Data for the task →
>>>

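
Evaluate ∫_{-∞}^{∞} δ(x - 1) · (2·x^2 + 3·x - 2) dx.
3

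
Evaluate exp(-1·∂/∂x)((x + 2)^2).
x^{2} + 2 x + 1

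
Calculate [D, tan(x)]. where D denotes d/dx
\frac{1}{\cos^{2}{\left(x \right)}}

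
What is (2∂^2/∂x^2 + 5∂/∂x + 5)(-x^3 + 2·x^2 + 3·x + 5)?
- 5 x^{3} - 5 x^{2} + 23 x + 48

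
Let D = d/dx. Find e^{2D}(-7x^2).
- 7 x^{2} - 28 x - 28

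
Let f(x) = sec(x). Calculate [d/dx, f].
\tan{\left(x \right)} \sec{\left(x \right)}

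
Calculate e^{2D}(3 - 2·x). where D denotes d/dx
- 2 x - 1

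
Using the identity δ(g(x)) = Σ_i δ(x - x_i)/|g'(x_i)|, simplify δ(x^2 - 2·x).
\frac{\delta(x - 2) + \delta(x)}{2}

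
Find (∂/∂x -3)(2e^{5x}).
4 e^{5 x}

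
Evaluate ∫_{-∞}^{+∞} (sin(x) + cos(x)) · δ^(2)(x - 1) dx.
- \sin{\left(1 \right)} - \cos{\left(1 \right)}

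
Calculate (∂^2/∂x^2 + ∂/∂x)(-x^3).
3 x \left(- x - 2\right)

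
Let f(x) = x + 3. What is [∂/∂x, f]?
1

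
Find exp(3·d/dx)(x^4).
x^{4} + 12 x^{3} + 54 x^{2} + 108 x + 81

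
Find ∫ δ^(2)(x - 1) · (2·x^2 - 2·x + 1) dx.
4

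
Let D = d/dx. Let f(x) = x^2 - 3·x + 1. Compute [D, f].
2 x - 3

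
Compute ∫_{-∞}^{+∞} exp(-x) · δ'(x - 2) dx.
e^{-2}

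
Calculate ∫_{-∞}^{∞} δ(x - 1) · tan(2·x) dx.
\tan{\left(2 \right)}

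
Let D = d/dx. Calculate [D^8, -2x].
-16D^{7}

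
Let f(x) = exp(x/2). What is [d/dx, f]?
\frac{e^{\frac{x}{2}}}{2}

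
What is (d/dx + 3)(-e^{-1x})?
- 2 e^{- x}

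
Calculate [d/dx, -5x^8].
- 40 x^{7}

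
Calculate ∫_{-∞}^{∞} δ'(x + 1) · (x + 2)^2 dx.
-2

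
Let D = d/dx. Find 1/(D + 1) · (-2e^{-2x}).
2 e^{- 2 x}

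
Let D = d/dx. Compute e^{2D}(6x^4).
6 x^{4} + 48 x^{3} + 144 x^{2} + 192 x + 96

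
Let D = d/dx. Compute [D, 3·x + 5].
3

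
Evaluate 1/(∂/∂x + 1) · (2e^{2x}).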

<<<

Task to complete →
Every entry, from top to bottom, should be repeated word for word.

Response →
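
Evaluate ∫_{-∞}^{∞} δ(x - 1) · (2·x^2 + 3·x - 2) dx.
3

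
Evaluate exp(-1·∂/∂x)((x + 2)^2).
x^{2} + 2 x + 1

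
Calculate [D, tan(x)]. where D denotes d/dx
\frac{1}{\cos^{2}{\left(x \right)}}

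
What is (2∂^2/∂x^2 + 5∂/∂x + 5)(-x^3 + 2·x^2 + 3·x + 5)?
- 5 x^{3} - 5 x^{2} + 23 x + 48

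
Let D = d/dx. Find e^{2D}(-7x^2).
- 7 x^{2} - 28 x - 28

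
Let f(x) = sec(x). Calculate [d/dx, f].
\tan{\left(x \right)} \sec{\left(x \right)}

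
Calculate e^{2D}(3 - 2·x). where D denotes d/dx
- 2 x - 1

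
Using the identity δ(g(x)) = Σ_i δ(x - x_i)/|g'(x_i)|, simplify δ(x^2 - 2·x).
\frac{\delta(x - 2) + \delta(x)}{2}

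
Find (∂/∂x -3)(2e^{5x}).
4 e^{5 x}

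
Evaluate ∫_{-∞}^{+∞} (sin(x) + cos(x)) · δ^(2)(x - 1) dx.
- \sin{\left(1 \right)} - \cos{\left(1 \right)}

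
Calculate (∂^2/∂x^2 + ∂/∂x)(-x^3).
3 x \left(- x - 2\right)

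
Let f(x) = x + 3. What is [∂/∂x, f]?
1

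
Find exp(3·d/dx)(x^4).
x^{4} + 12 x^{3} + 54 x^{2} + 108 x + 81

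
Find ∫ δ^(2)(x - 1) · (2·x^2 - 2·x + 1) dx.
4

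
Let D = d/dx. Let f(x) = x^2 - 3·x + 1. Compute [D, f].
2 x - 3

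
Compute ∫_{-∞}^{+∞} exp(-x) · δ'(x - 2) dx.
e^{-2}

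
Calculate ∫_{-∞}^{∞} δ(x - 1) · tan(2·x) dx.
\tan{\left(2 \right)}

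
Let D = d/dx. Calculate [D^8, -2x].
-16D^{7}

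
Let f(x) = exp(x/2). What is [d/dx, f]?
\frac{e^{\frac{x}{2}}}{2}

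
What is (d/dx + 3)(-e^{-1x})?
- 2 e^{- x}

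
Calculate [d/dx, -5x^8].
- 40 x^{7}

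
Calculate ∫_{-∞}^{∞} δ'(x + 1) · (x + 2)^2 dx.
-2

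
Let D = d/dx. Find 1/(D + 1) · (-2e^{-2x}).
2 e^{- 2 x}

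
Let D = d/dx. Compute e^{2D}(6x^4).
6 x^{4} + 48 x^{3} + 144 x^{2} + 192 x + 96

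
Let D = d/dx. Compute [D, 3·x + 5].
3

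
Evaluate 1/(∂/∂x + 1) · (2e^{2x}).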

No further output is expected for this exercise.